[Extracted data entries]
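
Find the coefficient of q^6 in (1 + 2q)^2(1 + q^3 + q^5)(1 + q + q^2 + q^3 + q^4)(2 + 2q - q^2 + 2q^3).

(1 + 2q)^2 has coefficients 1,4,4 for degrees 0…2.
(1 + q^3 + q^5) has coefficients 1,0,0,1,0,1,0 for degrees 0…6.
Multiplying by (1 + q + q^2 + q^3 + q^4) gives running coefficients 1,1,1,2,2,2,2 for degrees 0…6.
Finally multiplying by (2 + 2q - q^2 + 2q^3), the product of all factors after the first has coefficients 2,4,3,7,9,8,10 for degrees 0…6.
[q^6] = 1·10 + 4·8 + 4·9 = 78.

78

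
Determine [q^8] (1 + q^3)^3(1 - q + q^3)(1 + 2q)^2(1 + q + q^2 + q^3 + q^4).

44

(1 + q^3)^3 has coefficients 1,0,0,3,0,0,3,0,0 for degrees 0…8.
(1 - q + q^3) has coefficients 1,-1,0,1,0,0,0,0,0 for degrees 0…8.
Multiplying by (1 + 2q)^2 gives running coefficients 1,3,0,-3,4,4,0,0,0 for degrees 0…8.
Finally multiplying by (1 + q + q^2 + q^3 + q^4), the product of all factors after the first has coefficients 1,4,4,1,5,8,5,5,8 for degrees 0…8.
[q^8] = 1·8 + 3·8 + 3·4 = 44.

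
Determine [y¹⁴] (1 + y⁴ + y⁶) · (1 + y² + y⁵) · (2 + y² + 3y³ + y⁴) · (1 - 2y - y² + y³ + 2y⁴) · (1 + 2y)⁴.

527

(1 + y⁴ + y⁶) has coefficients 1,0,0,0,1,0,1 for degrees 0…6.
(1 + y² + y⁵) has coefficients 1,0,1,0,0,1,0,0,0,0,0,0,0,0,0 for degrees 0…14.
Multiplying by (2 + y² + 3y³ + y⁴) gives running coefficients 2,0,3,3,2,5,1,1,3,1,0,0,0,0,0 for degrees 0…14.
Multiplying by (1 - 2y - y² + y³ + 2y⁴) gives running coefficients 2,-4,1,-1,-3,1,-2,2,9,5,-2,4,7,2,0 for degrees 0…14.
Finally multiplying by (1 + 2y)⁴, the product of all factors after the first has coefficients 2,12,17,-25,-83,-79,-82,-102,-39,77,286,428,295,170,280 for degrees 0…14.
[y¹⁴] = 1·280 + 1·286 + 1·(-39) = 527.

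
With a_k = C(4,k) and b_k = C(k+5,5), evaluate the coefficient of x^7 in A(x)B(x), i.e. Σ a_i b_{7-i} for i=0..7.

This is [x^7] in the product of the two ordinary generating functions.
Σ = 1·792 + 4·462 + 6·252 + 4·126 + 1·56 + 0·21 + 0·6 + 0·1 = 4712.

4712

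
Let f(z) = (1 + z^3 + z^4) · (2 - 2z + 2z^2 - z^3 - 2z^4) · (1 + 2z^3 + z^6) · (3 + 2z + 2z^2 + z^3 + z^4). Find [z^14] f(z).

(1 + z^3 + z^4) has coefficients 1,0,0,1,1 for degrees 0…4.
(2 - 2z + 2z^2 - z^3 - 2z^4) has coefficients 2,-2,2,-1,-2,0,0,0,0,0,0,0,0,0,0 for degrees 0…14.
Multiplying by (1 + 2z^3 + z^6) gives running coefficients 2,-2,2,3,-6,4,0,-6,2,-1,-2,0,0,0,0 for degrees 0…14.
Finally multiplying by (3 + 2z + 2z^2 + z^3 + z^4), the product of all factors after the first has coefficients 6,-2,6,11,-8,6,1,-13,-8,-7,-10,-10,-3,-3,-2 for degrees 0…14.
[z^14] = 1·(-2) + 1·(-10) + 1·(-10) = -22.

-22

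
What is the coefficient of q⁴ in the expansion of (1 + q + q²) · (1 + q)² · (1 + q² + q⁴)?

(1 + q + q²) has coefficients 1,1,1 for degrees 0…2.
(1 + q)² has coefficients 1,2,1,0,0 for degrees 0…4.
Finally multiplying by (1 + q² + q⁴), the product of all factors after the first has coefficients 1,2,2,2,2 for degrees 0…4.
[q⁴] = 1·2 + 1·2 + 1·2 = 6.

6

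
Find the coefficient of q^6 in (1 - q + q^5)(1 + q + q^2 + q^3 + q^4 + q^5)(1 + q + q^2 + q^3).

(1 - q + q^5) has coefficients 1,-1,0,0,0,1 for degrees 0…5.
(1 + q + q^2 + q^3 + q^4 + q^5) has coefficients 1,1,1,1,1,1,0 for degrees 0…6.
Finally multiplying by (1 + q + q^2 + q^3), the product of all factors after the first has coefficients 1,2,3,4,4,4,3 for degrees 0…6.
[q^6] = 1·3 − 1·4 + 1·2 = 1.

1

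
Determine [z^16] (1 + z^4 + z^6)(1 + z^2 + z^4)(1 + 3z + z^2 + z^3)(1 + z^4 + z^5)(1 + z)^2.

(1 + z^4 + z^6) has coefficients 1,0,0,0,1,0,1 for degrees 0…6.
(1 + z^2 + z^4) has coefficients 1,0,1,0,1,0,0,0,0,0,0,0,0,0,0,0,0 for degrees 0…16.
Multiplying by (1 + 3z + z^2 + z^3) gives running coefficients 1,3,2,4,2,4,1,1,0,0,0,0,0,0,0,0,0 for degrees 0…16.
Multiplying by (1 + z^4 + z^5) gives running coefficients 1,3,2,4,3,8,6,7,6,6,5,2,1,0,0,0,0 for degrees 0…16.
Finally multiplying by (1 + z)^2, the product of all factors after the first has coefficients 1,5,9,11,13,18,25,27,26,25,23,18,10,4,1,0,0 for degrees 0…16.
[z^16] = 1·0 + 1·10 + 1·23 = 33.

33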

The task
Return each line of the records above exactly as it reads.

Answer to this task
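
Find the coefficient of q^6 in (1 + 2q)^2(1 + q^3 + q^5)(1 + q + q^2 + q^3 + q^4)(2 + 2q - q^2 + 2q^3).

(1 + 2q)^2 has coefficients 1,4,4 for degrees 0…2.
(1 + q^3 + q^5) has coefficients 1,0,0,1,0,1,0 for degrees 0…6.
Multiplying by (1 + q + q^2 + q^3 + q^4) gives running coefficients 1,1,1,2,2,2,2 for degrees 0…6.
Finally multiplying by (2 + 2q - q^2 + 2q^3), the product of all factors after the first has coefficients 2,4,3,7,9,8,10 for degrees 0…6.
[q^6] = 1·10 + 4·8 + 4·9 = 78.

78

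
Determine [q^8] (1 + q^3)^3(1 - q + q^3)(1 + 2q)^2(1 + q + q^2 + q^3 + q^4).

44

(1 + q^3)^3 has coefficients 1,0,0,3,0,0,3,0,0 for degrees 0…8.
(1 - q + q^3) has coefficients 1,-1,0,1,0,0,0,0,0 for degrees 0…8.
Multiplying by (1 + 2q)^2 gives running coefficients 1,3,0,-3,4,4,0,0,0 for degrees 0…8.
Finally multiplying by (1 + q + q^2 + q^3 + q^4), the product of all factors after the first has coefficients 1,4,4,1,5,8,5,5,8 for degrees 0…8.
[q^8] = 1·8 + 3·8 + 3·4 = 44.

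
Determine [y¹⁴] (1 + y⁴ + y⁶) · (1 + y² + y⁵) · (2 + y² + 3y³ + y⁴) · (1 - 2y - y² + y³ + 2y⁴) · (1 + 2y)⁴.

527

(1 + y⁴ + y⁶) has coefficients 1,0,0,0,1,0,1 for degrees 0…6.
(1 + y² + y⁵) has coefficients 1,0,1,0,0,1,0,0,0,0,0,0,0,0,0 for degrees 0…14.
Multiplying by (2 + y² + 3y³ + y⁴) gives running coefficients 2,0,3,3,2,5,1,1,3,1,0,0,0,0,0 for degrees 0…14.
Multiplying by (1 - 2y - y² + y³ + 2y⁴) gives running coefficients 2,-4,1,-1,-3,1,-2,2,9,5,-2,4,7,2,0 for degrees 0…14.
Finally multiplying by (1 + 2y)⁴, the product of all factors after the first has coefficients 2,12,17,-25,-83,-79,-82,-102,-39,77,286,428,295,170,280 for degrees 0…14.
[y¹⁴] = 1·280 + 1·286 + 1·(-39) = 527.

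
With a_k = C(4,k) and b_k = C(k+5,5), evaluate the coefficient of x^7 in A(x)B(x), i.e. Σ a_i b_{7-i} for i=0..7.

This is [x^7] in the product of the two ordinary generating functions.
Σ = 1·792 + 4·462 + 6·252 + 4·126 + 1·56 + 0·21 + 0·6 + 0·1 = 4712.

4712

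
Let f(z) = (1 + z^3 + z^4) · (2 - 2z + 2z^2 - z^3 - 2z^4) · (1 + 2z^3 + z^6) · (3 + 2z + 2z^2 + z^3 + z^4). Find [z^14] f(z).

(1 + z^3 + z^4) has coefficients 1,0,0,1,1 for degrees 0…4.
(2 - 2z + 2z^2 - z^3 - 2z^4) has coefficients 2,-2,2,-1,-2,0,0,0,0,0,0,0,0,0,0 for degrees 0…14.
Multiplying by (1 + 2z^3 + z^6) gives running coefficients 2,-2,2,3,-6,4,0,-6,2,-1,-2,0,0,0,0 for degrees 0…14.
Finally multiplying by (3 + 2z + 2z^2 + z^3 + z^4), the product of all factors after the first has coefficients 6,-2,6,11,-8,6,1,-13,-8,-7,-10,-10,-3,-3,-2 for degrees 0…14.
[z^14] = 1·(-2) + 1·(-10) + 1·(-10) = -22.

-22

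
What is the coefficient of q⁴ in the expansion of (1 + q + q²) · (1 + q)² · (1 + q² + q⁴)?

(1 + q + q²) has coefficients 1,1,1 for degrees 0…2.
(1 + q)² has coefficients 1,2,1,0,0 for degrees 0…4.
Finally multiplying by (1 + q² + q⁴), the product of all factors after the first has coefficients 1,2,2,2,2 for degrees 0…4.
[q⁴] = 1·2 + 1·2 + 1·2 = 6.

6

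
Find the coefficient of q^6 in (1 - q + q^5)(1 + q + q^2 + q^3 + q^4 + q^5)(1 + q + q^2 + q^3).

(1 - q + q^5) has coefficients 1,-1,0,0,0,1 for degrees 0…5.
(1 + q + q^2 + q^3 + q^4 + q^5) has coefficients 1,1,1,1,1,1,0 for degrees 0…6.
Finally multiplying by (1 + q + q^2 + q^3), the product of all factors after the first has coefficients 1,2,3,4,4,4,3 for degrees 0…6.
[q^6] = 1·3 − 1·4 + 1·2 = 1.

1

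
Determine [z^16] (1 + z^4 + z^6)(1 + z^2 + z^4)(1 + 3z + z^2 + z^3)(1 + z^4 + z^5)(1 + z)^2.

(1 + z^4 + z^6) has coefficients 1,0,0,0,1,0,1 for degrees 0…6.
(1 + z^2 + z^4) has coefficients 1,0,1,0,1,0,0,0,0,0,0,0,0,0,0,0,0 for degrees 0…16.
Multiplying by (1 + 3z + z^2 + z^3) gives running coefficients 1,3,2,4,2,4,1,1,0,0,0,0,0,0,0,0,0 for degrees 0…16.
Multiplying by (1 + z^4 + z^5) gives running coefficients 1,3,2,4,3,8,6,7,6,6,5,2,1,0,0,0,0 for degrees 0…16.
Finally multiplying by (1 + z)^2, the product of all factors after the first has coefficients 1,5,9,11,13,18,25,27,26,25,23,18,10,4,1,0,0 for degrees 0…16.
[z^16] = 1·0 + 1·10 + 1·23 = 33.

33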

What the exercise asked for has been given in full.